EXERCISE:
Repeat the records. Each line must match exactly.

********************

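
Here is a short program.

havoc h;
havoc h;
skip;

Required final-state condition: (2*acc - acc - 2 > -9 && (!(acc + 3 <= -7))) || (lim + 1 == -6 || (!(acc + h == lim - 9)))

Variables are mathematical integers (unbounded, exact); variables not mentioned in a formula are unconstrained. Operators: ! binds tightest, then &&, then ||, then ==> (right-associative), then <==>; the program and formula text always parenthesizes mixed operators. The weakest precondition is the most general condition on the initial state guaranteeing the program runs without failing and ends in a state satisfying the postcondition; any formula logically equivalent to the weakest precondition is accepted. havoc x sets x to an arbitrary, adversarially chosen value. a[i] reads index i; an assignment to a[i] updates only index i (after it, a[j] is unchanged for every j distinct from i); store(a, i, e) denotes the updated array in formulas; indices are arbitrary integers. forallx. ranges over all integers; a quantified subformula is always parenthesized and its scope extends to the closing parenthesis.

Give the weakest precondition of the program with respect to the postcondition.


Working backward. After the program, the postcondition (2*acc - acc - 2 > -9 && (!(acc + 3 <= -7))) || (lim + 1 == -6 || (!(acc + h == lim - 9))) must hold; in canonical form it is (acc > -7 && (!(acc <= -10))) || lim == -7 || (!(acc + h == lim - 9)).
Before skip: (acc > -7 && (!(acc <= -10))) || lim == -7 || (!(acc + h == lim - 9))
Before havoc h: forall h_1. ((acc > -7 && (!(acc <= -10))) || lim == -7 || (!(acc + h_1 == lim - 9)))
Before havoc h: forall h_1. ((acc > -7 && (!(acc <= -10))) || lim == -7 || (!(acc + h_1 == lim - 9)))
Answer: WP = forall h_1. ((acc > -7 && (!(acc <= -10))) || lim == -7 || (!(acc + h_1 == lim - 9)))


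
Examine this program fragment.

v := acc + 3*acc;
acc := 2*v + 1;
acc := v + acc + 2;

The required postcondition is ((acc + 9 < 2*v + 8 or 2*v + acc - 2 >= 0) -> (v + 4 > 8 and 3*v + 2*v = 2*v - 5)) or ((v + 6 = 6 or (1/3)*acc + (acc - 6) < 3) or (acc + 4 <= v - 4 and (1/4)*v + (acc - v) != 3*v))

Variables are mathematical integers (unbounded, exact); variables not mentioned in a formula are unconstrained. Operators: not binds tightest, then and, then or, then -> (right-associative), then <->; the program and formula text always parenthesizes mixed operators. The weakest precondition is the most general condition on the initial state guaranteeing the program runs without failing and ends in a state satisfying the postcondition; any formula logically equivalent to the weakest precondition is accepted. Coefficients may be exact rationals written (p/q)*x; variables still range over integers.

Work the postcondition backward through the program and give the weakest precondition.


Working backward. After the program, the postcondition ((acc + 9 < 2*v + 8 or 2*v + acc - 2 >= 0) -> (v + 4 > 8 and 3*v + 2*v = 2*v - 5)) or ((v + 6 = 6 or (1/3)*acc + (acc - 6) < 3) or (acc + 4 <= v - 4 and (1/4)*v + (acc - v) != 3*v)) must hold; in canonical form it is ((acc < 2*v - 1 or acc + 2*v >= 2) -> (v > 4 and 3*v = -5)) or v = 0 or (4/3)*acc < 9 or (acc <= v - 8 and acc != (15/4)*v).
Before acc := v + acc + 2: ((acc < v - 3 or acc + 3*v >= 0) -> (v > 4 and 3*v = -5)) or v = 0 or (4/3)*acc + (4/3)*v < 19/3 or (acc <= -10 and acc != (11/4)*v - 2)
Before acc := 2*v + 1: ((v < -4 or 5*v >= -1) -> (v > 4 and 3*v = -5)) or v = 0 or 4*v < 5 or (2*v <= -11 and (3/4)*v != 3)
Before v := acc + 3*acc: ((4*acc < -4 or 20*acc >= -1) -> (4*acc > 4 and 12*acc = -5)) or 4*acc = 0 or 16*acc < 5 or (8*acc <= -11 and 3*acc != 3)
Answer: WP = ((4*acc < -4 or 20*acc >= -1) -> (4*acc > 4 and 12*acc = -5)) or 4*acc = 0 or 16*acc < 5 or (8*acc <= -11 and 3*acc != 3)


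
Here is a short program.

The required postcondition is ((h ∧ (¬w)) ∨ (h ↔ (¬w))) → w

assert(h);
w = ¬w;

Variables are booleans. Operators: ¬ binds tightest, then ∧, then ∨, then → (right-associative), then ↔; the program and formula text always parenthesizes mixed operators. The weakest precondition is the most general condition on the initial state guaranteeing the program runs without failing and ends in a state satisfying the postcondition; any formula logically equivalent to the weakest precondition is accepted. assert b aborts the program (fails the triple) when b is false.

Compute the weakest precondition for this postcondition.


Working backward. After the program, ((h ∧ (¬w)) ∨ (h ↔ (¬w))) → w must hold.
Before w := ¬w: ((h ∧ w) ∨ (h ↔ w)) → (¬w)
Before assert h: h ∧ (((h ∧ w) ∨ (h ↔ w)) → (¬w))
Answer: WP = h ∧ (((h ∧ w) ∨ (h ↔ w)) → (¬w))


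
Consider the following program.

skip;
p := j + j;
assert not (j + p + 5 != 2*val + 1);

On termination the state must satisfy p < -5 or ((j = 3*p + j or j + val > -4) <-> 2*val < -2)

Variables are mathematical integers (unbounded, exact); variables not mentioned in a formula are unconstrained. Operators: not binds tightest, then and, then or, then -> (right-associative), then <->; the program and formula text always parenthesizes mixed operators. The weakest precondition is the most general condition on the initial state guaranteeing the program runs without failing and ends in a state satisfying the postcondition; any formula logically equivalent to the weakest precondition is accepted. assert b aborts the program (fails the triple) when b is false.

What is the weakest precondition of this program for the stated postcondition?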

********************

ANSWER BOX:
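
Here is a short program.

havoc h;
havoc h;
skip;

Required final-state condition: (2*acc - acc - 2 > -9 && (!(acc + 3 <= -7))) || (lim + 1 == -6 || (!(acc + h == lim - 9)))

Variables are mathematical integers (unbounded, exact); variables not mentioned in a formula are unconstrained. Operators: ! binds tightest, then &&, then ||, then ==> (right-associative), then <==>; the program and formula text always parenthesizes mixed operators. The weakest precondition is the most general condition on the initial state guaranteeing the program runs without failing and ends in a state satisfying the postcondition; any formula logically equivalent to the weakest precondition is accepted. havoc x sets x to an arbitrary, adversarially chosen value. a[i] reads index i; an assignment to a[i] updates only index i (after it, a[j] is unchanged for every j distinct from i); store(a, i, e) denotes the updated array in formulas; indices are arbitrary integers. forallx. ranges over all integers; a quantified subformula is always parenthesized and its scope extends to the closing parenthesis.

Give the weakest precondition of the program with respect to the postcondition.


Working backward. After the program, the postcondition (2*acc - acc - 2 > -9 && (!(acc + 3 <= -7))) || (lim + 1 == -6 || (!(acc + h == lim - 9))) must hold; in canonical form it is (acc > -7 && (!(acc <= -10))) || lim == -7 || (!(acc + h == lim - 9)).
Before skip: (acc > -7 && (!(acc <= -10))) || lim == -7 || (!(acc + h == lim - 9))
Before havoc h: forall h_1. ((acc > -7 && (!(acc <= -10))) || lim == -7 || (!(acc + h_1 == lim - 9)))
Before havoc h: forall h_1. ((acc > -7 && (!(acc <= -10))) || lim == -7 || (!(acc + h_1 == lim - 9)))
Answer: WP = forall h_1. ((acc > -7 && (!(acc <= -10))) || lim == -7 || (!(acc + h_1 == lim - 9)))


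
Examine this program fragment.

v := acc + 3*acc;
acc := 2*v + 1;
acc := v + acc + 2;

The required postcondition is ((acc + 9 < 2*v + 8 or 2*v + acc - 2 >= 0) -> (v + 4 > 8 and 3*v + 2*v = 2*v - 5)) or ((v + 6 = 6 or (1/3)*acc + (acc - 6) < 3) or (acc + 4 <= v - 4 and (1/4)*v + (acc - v) != 3*v))

Variables are mathematical integers (unbounded, exact); variables not mentioned in a formula are unconstrained. Operators: not binds tightest, then and, then or, then -> (right-associative), then <->; the program and formula text always parenthesizes mixed operators. The weakest precondition is the most general condition on the initial state guaranteeing the program runs without failing and ends in a state satisfying the postcondition; any formula logically equivalent to the weakest precondition is accepted. Coefficients may be exact rationals written (p/q)*x; variables still range over integers.

Work the postcondition backward through the program and give the weakest precondition.


Working backward. After the program, the postcondition ((acc + 9 < 2*v + 8 or 2*v + acc - 2 >= 0) -> (v + 4 > 8 and 3*v + 2*v = 2*v - 5)) or ((v + 6 = 6 or (1/3)*acc + (acc - 6) < 3) or (acc + 4 <= v - 4 and (1/4)*v + (acc - v) != 3*v)) must hold; in canonical form it is ((acc < 2*v - 1 or acc + 2*v >= 2) -> (v > 4 and 3*v = -5)) or v = 0 or (4/3)*acc < 9 or (acc <= v - 8 and acc != (15/4)*v).
Before acc := v + acc + 2: ((acc < v - 3 or acc + 3*v >= 0) -> (v > 4 and 3*v = -5)) or v = 0 or (4/3)*acc + (4/3)*v < 19/3 or (acc <= -10 and acc != (11/4)*v - 2)
Before acc := 2*v + 1: ((v < -4 or 5*v >= -1) -> (v > 4 and 3*v = -5)) or v = 0 or 4*v < 5 or (2*v <= -11 and (3/4)*v != 3)
Before v := acc + 3*acc: ((4*acc < -4 or 20*acc >= -1) -> (4*acc > 4 and 12*acc = -5)) or 4*acc = 0 or 16*acc < 5 or (8*acc <= -11 and 3*acc != 3)
Answer: WP = ((4*acc < -4 or 20*acc >= -1) -> (4*acc > 4 and 12*acc = -5)) or 4*acc = 0 or 16*acc < 5 or (8*acc <= -11 and 3*acc != 3)


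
Here is a short program.

The required postcondition is ((h ∧ (¬w)) ∨ (h ↔ (¬w))) → w

assert(h);
w = ¬w;

Variables are booleans. Operators: ¬ binds tightest, then ∧, then ∨, then → (right-associative), then ↔; the program and formula text always parenthesizes mixed operators. The weakest precondition is the most general condition on the initial state guaranteeing the program runs without failing and ends in a state satisfying the postcondition; any formula logically equivalent to the weakest precondition is accepted. assert b aborts the program (fails the triple) when b is false.

Compute the weakest precondition for this postcondition.


Working backward. After the program, ((h ∧ (¬w)) ∨ (h ↔ (¬w))) → w must hold.
Before w := ¬w: ((h ∧ w) ∨ (h ↔ w)) → (¬w)
Before assert h: h ∧ (((h ∧ w) ∨ (h ↔ w)) → (¬w))
Answer: WP = h ∧ (((h ∧ w) ∨ (h ↔ w)) → (¬w))


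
Consider the following program.

skip;
p := j + j;
assert not (j + p + 5 != 2*val + 1);

On termination the state must satisfy p < -5 or ((j = 3*p + j or j + val > -4) <-> 2*val < -2)

Variables are mathematical integers (unbounded, exact); variables not mentioned in a formula are unconstrained. Operators: not binds tightest, then and, then or, then -> (right-associative), then <->; the program and formula text always parenthesizes mixed operators. The weakest precondition is the most general condition on the initial state guaranteeing the program runs without failing and ends in a state satisfying the postcondition; any formula logically equivalent to the weakest precondition is accepted. assert b aborts the program (fails the triple) when b is false.

What is the weakest precondition of this program for the stated postcondition?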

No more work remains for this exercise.